== Task material ==

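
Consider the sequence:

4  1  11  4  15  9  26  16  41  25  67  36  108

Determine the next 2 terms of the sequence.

The terms cycle through 2 interleaved subsequences.
Track A: 4, 11, 15, 26, 41, 67, 108 — a Fibonacci-like recurrence a_n = a_{n-1} + a_{n-2}.
Track B: 1, 4, 9, 16, 25, 36 — the squares 1², 2², 3², ….
Position 14 → track B, term 7 = 49.
The 15th slot belongs to track A; its 8th term is 175.

49, 175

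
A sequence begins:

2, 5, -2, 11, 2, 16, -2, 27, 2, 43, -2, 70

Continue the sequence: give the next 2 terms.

2, 113

Split by position mod 2 into 2 tracks.
Track A: 2, -2, 2, -2, 2, -2 — oscillating between 2 and -2.
Track B: 5, 11, 16, 27, 43, 70 — a Fibonacci-like recurrence a_n = a_{n-1} + a_{n-2}.
Position 13 → track A, term 7 = 2.
Term 14 comes from track B (its 7th entry): 113.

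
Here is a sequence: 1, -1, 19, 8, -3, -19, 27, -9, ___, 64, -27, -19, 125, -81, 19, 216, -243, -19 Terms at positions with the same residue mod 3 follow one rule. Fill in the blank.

19

Split by position mod 3 into 3 tracks.
Subsequence A = 1, 8, 27, 64, 125, 216: the cubes 1³, 2³, 3³, ….
Subsequence B = -1, -3, -9, -27, -81, -243: geometric, ×3 each step.
Subsequence C = 19, -19, ?, -19, 19, -19: alternating ±19.
The gap is subsequence C's term 3; the rule gives 19.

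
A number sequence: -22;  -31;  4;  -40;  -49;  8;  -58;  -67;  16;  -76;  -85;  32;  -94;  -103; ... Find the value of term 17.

-121

Reading positions in blocks of 3 reveals the pattern AAB — 2 tracks woven together.
Stream A: -22, -31, -40, -49, -58, -67, -76, -85, -94, -103 — subtracting 9 each time.
Stream B: 4, 8, 16, 32 — powers of 2.
The 17th slot belongs to stream A; its 12th term is -121.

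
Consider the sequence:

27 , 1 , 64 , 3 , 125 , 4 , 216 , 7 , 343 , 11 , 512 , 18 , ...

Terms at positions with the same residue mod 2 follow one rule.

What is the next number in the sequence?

Split by position mod 2 into 2 tracks.
Track A is 27, 64, 125, 216, 343, 512, which is the cubes 3³, 4³, 5³, ….
Track B is 1, 3, 4, 7, 11, 18, which is a Fibonacci-like recurrence a_n = a_{n-1} + a_{n-2}.
Term 13 comes from track A (its 7th entry): 729.

729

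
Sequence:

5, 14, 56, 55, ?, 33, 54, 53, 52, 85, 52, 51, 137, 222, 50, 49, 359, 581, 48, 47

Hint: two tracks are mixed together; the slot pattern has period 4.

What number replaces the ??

19

Reading positions in blocks of 4 reveals the pattern AABB — 2 tracks woven together.
Subsequence A is 5, 14, ?, 33, 52, 85, 137, 222, 359, 581, which is a Fibonacci-like recurrence a_n = a_{n-1} + a_{n-2}.
Subsequence B is 56, 55, 54, 53, 52, 51, 50, 49, 48, 47, which is linear: a_n = 57 − n.
Subsequence A's pattern makes the blank 19.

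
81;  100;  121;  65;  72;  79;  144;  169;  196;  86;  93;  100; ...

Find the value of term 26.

Positions follow the repeating pattern AAABBB; grouping by letter gives 2 tracks.
Stream A: 81, 100, 121, 144, 169, 196. Perfect squares starting at 9².
Stream B: 65, 72, 79, 86, 93, 100. Arithmetic with common difference +7.
Position 26 → stream A, term 14 = 484.

484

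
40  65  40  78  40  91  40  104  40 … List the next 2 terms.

117, 40

Taking every 2nd term gives 2 separate tracks.
Subsequence A = 40, 40, 40, 40, 40: constant 40.
Subsequence B = 65, 78, 91, 104: linear: a_n = 52 + 13·n.
The 10th slot belongs to subsequence B; its 5th term is 117.
Position 11 → subsequence A, term 6 = 40.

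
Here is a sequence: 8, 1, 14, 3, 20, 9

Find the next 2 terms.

26, 27

Taking every 2nd term gives 2 separate tracks.
Stream A is 8, 14, 20, which is arithmetic with common difference +6.
Stream B is 1, 3, 9, which is powers 3^0, 3^1, 3^2, ….
Position 7 → stream A, term 4 = 26.
Term 8 comes from stream B (its 4th entry): 27.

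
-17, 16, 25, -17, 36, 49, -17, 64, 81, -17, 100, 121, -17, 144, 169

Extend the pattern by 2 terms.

The slot pattern repeats as ABB (period 3), so there are 2 interleaved tracks.
Subsequence A: -17, -17, -17, -17, -17 (always -17).
Subsequence B: 16, 25, 36, 49, 64, 81, 100, 121, 144, 169 (consecutive squares n² from n = 4).
Position 16 falls in subsequence A as its term 6, giving -17.
Position 17 → subsequence B, term 11 = 196.

-17, 196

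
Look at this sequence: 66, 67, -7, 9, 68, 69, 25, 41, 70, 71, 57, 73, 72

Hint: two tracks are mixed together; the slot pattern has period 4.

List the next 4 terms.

The slot pattern repeats as AABB (period 4), so there are 2 interleaved tracks.
Subsequence A is 66, 67, 68, 69, 70, 71, 72, which is adding 1 each time.
Subsequence B is -7, 9, 25, 41, 57, 73, which is arithmetic, step +16.
Position 14 → subsequence A, term 8 = 73.
Term 15 comes from subsequence B (its 7th entry): 89.
Position 16 → subsequence B, term 8 = 105.
Term 17 comes from subsequence A (its 9th entry): 74.

73, 89, 105, 74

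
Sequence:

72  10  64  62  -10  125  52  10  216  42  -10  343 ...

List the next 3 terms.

32, 10, 512

Split by position mod 3 into 3 tracks.
Track A is 72, 62, 52, 42, which is arithmetic, step −10.
Track B is 10, -10, 10, -10, which is oscillating between 10 and -10.
Track C is 64, 125, 216, 343, which is perfect cubes starting at 4³.
Position 13 falls in track A as its term 5, giving 32.
Term 14 comes from track B (its 5th entry): 10.
Term 15 comes from track C (its 5th entry): 512.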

===

- _Assignment_: Take the records above and return, word for word, only the lines that fall from the line with "What is the next number in the sequence?" to the line with "-17, 144, 169", both of them included.

- _Answer to the problem_:
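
What is the next number in the sequence?

Split by position mod 2 into 2 tracks.
Track A is 27, 64, 125, 216, 343, 512, which is the cubes 3³, 4³, 5³, ….
Track B is 1, 3, 4, 7, 11, 18, which is a Fibonacci-like recurrence a_n = a_{n-1} + a_{n-2}.
Term 13 comes from track A (its 7th entry): 729.

729

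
Sequence:

5, 14, 56, 55, ?, 33, 54, 53, 52, 85, 52, 51, 137, 222, 50, 49, 359, 581, 48, 47

Hint: two tracks are mixed together; the slot pattern has period 4.

What number replaces the ??

19

Reading positions in blocks of 4 reveals the pattern AABB — 2 tracks woven together.
Subsequence A is 5, 14, ?, 33, 52, 85, 137, 222, 359, 581, which is a Fibonacci-like recurrence a_n = a_{n-1} + a_{n-2}.
Subsequence B is 56, 55, 54, 53, 52, 51, 50, 49, 48, 47, which is linear: a_n = 57 − n.
Subsequence A's pattern makes the blank 19.

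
81;  100;  121;  65;  72;  79;  144;  169;  196;  86;  93;  100; ...

Find the value of term 26.

Positions follow the repeating pattern AAABBB; grouping by letter gives 2 tracks.
Stream A: 81, 100, 121, 144, 169, 196. Perfect squares starting at 9².
Stream B: 65, 72, 79, 86, 93, 100. Arithmetic with common difference +7.
Position 26 → stream A, term 14 = 484.

484

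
40  65  40  78  40  91  40  104  40 … List the next 2 terms.

117, 40

Taking every 2nd term gives 2 separate tracks.
Subsequence A = 40, 40, 40, 40, 40: constant 40.
Subsequence B = 65, 78, 91, 104: linear: a_n = 52 + 13·n.
The 10th slot belongs to subsequence B; its 5th term is 117.
Position 11 → subsequence A, term 6 = 40.

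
Here is a sequence: 8, 1, 14, 3, 20, 9

Find the next 2 terms.

26, 27

Taking every 2nd term gives 2 separate tracks.
Stream A is 8, 14, 20, which is arithmetic with common difference +6.
Stream B is 1, 3, 9, which is powers 3^0, 3^1, 3^2, ….
Position 7 → stream A, term 4 = 26.
Term 8 comes from stream B (its 4th entry): 27.

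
-17, 16, 25, -17, 36, 49, -17, 64, 81, -17, 100, 121, -17, 144, 169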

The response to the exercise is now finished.